Work order => Write the records out again. Match them exactly.

──────── Information supplied ────────

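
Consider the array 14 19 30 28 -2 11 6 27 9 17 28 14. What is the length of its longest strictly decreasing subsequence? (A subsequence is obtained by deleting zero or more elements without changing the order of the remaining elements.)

One longest decreasing subsequence is 30, 28, 27, 17, 14 (positions 3,4,8,10,12), of length 5; no longer one exists.

5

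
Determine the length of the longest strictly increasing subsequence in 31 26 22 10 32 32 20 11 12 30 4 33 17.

5

One longest increasing subsequence is 10, 11, 12, 30, 33 (positions 4,8,9,10,12), of length 5; no longer one exists.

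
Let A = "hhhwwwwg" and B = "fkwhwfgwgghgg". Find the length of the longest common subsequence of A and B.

Backtracking the LCS table gives one alignment: h (A3,B4) → w (A4,B5) → w (A5,B8) → g (A8,B13).
So the longest common subsequence has length 4.

4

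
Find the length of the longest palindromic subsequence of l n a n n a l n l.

8

Using dp[i][j] = 2 + dp[i+1][j−1] if the ends match, else max(dp[i+1][j], dp[i][j−1]):
dp[1][9] = 8. A witness is lnannanl at positions 1,2,3,4,5,6,8,9.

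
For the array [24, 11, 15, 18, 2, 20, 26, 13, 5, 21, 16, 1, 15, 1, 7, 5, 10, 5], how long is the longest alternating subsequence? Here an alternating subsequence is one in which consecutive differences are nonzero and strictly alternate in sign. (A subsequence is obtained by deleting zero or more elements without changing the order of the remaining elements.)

14

Track the best alternating length ending on an up-step vs a down-step at each position: up/down = 1/1, 1/2, 3/2, 3/2, 1/4, 5/2, 5/1, 5/6, 5/6, 7/6, 7/8, 1/8, 9/8, 1/10, 11/10, 11/12, 13/10, 11/14.
The maximum over both is 14; one such subsequence is 24, 11, 15, 2, 20, 13, 21, 1, 15, 1, 7, 5, 10, 5.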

────────

Response for this exercise =>
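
Consider the array 14 19 30 28 -2 11 6 27 9 17 28 14. What is the length of its longest strictly decreasing subsequence? (A subsequence is obtained by deleting zero or more elements without changing the order of the remaining elements.)

One longest decreasing subsequence is 30, 28, 27, 17, 14 (positions 3,4,8,10,12), of length 5; no longer one exists.

5

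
Determine the length of the longest strictly increasing subsequence in 31 26 22 10 32 32 20 11 12 30 4 33 17.

5

One longest increasing subsequence is 10, 11, 12, 30, 33 (positions 4,8,9,10,12), of length 5; no longer one exists.

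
Let A = "hhhwwwwg" and B = "fkwhwfgwgghgg". Find the length of the longest common subsequence of A and B.

Backtracking the LCS table gives one alignment: h (A3,B4) → w (A4,B5) → w (A5,B8) → g (A8,B13).
So the longest common subsequence has length 4.

4

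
Find the length of the longest palindromic subsequence of l n a n n a l n l.

8

Using dp[i][j] = 2 + dp[i+1][j−1] if the ends match, else max(dp[i+1][j], dp[i][j−1]):
dp[1][9] = 8. A witness is lnannanl at positions 1,2,3,4,5,6,8,9.

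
For the array [24, 11, 15, 18, 2, 20, 26, 13, 5, 21, 16, 1, 15, 1, 7, 5, 10, 5], how long is the longest alternating subsequence? Here an alternating subsequence is one in which consecutive differences are nonzero and strictly alternate in sign. (A subsequence is obtained by deleting zero or more elements without changing the order of the remaining elements.)

14

Track the best alternating length ending on an up-step vs a down-step at each position: up/down = 1/1, 1/2, 3/2, 3/2, 1/4, 5/2, 5/1, 5/6, 5/6, 7/6, 7/8, 1/8, 9/8, 1/10, 11/10, 11/12, 13/10, 11/14.
The maximum over both is 14; one such subsequence is 24, 11, 15, 2, 20, 13, 21, 1, 15, 1, 7, 5, 10, 5.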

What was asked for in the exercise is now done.